__Task__
Word for word, reproduce each entry.

┌─ Excerpted records

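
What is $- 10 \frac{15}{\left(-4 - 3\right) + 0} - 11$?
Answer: $\frac{73}{7} \approx 10.429$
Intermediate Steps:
$- 10 \frac{15}{\left(-4 - 3\right) + 0} - 11 = - 10 \frac{15}{-7 + 0} - 11 = - 10 \frac{15}{-7} - 11 = - 10 \cdot 15 \left(- \frac{1}{7}\right) - 11 = \left(-10\right) \left(- \frac{15}{7}\right) - 11 = \frac{150}{7} - 11 = \frac{73}{7}$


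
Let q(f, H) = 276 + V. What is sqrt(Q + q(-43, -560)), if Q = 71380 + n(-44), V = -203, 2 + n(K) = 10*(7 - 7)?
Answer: 3*sqrt(7939) ≈ 267.30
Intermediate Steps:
n(K) = -2 (n(K) = -2 + 10*(7 - 7) = -2 + 10*0 = -2 + 0 = -2)
q(f, H) = 73 (q(f, H) = 276 - 203 = 73)
Q = 71378 (Q = 71380 - 2 = 71378)
sqrt(Q + q(-43, -560)) = sqrt(71378 + 73) = sqrt(71451) = 3*sqrt(7939)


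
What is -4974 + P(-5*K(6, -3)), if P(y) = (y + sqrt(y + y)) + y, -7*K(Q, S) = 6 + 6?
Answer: -34698/7 + 2*sqrt(210)/7 ≈ -4952.7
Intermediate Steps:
K(Q, S) = -12/7 (K(Q, S) = -(6 + 6)/7 = -1/7*12 = -12/7)
P(y) = 2*y + sqrt(2)*sqrt(y) (P(y) = (y + sqrt(2*y)) + y = (y + sqrt(2)*sqrt(y)) + y = 2*y + sqrt(2)*sqrt(y))
-4974 + P(-5*K(6, -3)) = -4974 + (2*(-5*(-12/7)) + sqrt(2)*sqrt(-5*(-12/7))) = -4974 + (2*(60/7) + sqrt(2)*sqrt(60/7)) = -4974 + (120/7 + sqrt(2)*(2*sqrt(105)/7)) = -4974 + (120/7 + 2*sqrt(210)/7) = -34698/7 + 2*sqrt(210)/7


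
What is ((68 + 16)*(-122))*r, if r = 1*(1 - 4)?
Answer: 30744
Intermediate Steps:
r = -3 (r = 1*(-3) = -3)
((68 + 16)*(-122))*r = ((68 + 16)*(-122))*(-3) = (84*(-122))*(-3) = -10248*(-3) = 30744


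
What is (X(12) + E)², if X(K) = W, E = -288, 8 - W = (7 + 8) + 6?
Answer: 90601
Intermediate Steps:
W = -13 (W = 8 - ((7 + 8) + 6) = 8 - (15 + 6) = 8 - 1*21 = 8 - 21 = -13)
X(K) = -13
(X(12) + E)² = (-13 - 288)² = (-301)² = 90601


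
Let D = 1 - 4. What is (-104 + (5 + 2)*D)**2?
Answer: 15625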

└─

__Answer box__
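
What is $- 10 \frac{15}{\left(-4 - 3\right) + 0} - 11$?
Answer: $\frac{73}{7} \approx 10.429$
Intermediate Steps:
$- 10 \frac{15}{\left(-4 - 3\right) + 0} - 11 = - 10 \frac{15}{-7 + 0} - 11 = - 10 \frac{15}{-7} - 11 = - 10 \cdot 15 \left(- \frac{1}{7}\right) - 11 = \left(-10\right) \left(- \frac{15}{7}\right) - 11 = \frac{150}{7} - 11 = \frac{73}{7}$


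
Let q(f, H) = 276 + V. What is sqrt(Q + q(-43, -560)), if Q = 71380 + n(-44), V = -203, 2 + n(K) = 10*(7 - 7)?
Answer: 3*sqrt(7939) ≈ 267.30
Intermediate Steps:
n(K) = -2 (n(K) = -2 + 10*(7 - 7) = -2 + 10*0 = -2 + 0 = -2)
q(f, H) = 73 (q(f, H) = 276 - 203 = 73)
Q = 71378 (Q = 71380 - 2 = 71378)
sqrt(Q + q(-43, -560)) = sqrt(71378 + 73) = sqrt(71451) = 3*sqrt(7939)


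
What is -4974 + P(-5*K(6, -3)), if P(y) = (y + sqrt(y + y)) + y, -7*K(Q, S) = 6 + 6?
Answer: -34698/7 + 2*sqrt(210)/7 ≈ -4952.7
Intermediate Steps:
K(Q, S) = -12/7 (K(Q, S) = -(6 + 6)/7 = -1/7*12 = -12/7)
P(y) = 2*y + sqrt(2)*sqrt(y) (P(y) = (y + sqrt(2*y)) + y = (y + sqrt(2)*sqrt(y)) + y = 2*y + sqrt(2)*sqrt(y))
-4974 + P(-5*K(6, -3)) = -4974 + (2*(-5*(-12/7)) + sqrt(2)*sqrt(-5*(-12/7))) = -4974 + (2*(60/7) + sqrt(2)*sqrt(60/7)) = -4974 + (120/7 + sqrt(2)*(2*sqrt(105)/7)) = -4974 + (120/7 + 2*sqrt(210)/7) = -34698/7 + 2*sqrt(210)/7


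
What is ((68 + 16)*(-122))*r, if r = 1*(1 - 4)?
Answer: 30744
Intermediate Steps:
r = -3 (r = 1*(-3) = -3)
((68 + 16)*(-122))*r = ((68 + 16)*(-122))*(-3) = (84*(-122))*(-3) = -10248*(-3) = 30744


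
What is (X(12) + E)², if X(K) = W, E = -288, 8 - W = (7 + 8) + 6?
Answer: 90601
Intermediate Steps:
W = -13 (W = 8 - ((7 + 8) + 6) = 8 - (15 + 6) = 8 - 1*21 = 8 - 21 = -13)
X(K) = -13
(X(12) + E)² = (-13 - 288)² = (-301)² = 90601


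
Let D = 1 - 4. What is (-104 + (5 + 2)*D)**2?
Answer: 15625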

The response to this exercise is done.